▶ [TASK OBJECTIVE] Set down all of the lines below exactly as they are given.

*** Opening of DATA RECORDS ***

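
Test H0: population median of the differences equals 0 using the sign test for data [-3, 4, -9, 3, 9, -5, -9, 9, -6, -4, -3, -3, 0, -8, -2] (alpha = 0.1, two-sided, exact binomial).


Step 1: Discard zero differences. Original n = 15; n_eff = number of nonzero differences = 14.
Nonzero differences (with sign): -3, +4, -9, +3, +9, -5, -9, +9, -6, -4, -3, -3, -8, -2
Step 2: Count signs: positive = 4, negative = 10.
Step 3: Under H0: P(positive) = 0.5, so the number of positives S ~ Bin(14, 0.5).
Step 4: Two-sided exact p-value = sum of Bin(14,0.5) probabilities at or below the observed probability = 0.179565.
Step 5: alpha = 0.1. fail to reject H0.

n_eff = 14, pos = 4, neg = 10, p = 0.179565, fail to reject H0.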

*** Close of DATA RECORDS ***

▶ [WRITTEN RESPONSE]
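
Test H0: population median of the differences equals 0 using the sign test for data [-3, 4, -9, 3, 9, -5, -9, 9, -6, -4, -3, -3, 0, -8, -2] (alpha = 0.1, two-sided, exact binomial).


Step 1: Discard zero differences. Original n = 15; n_eff = number of nonzero differences = 14.
Nonzero differences (with sign): -3, +4, -9, +3, +9, -5, -9, +9, -6, -4, -3, -3, -8, -2
Step 2: Count signs: positive = 4, negative = 10.
Step 3: Under H0: P(positive) = 0.5, so the number of positives S ~ Bin(14, 0.5).
Step 4: Two-sided exact p-value = sum of Bin(14,0.5) probabilities at or below the observed probability = 0.179565.
Step 5: alpha = 0.1. fail to reject H0.

n_eff = 14, pos = 4, neg = 10, p = 0.179565, fail to reject H0.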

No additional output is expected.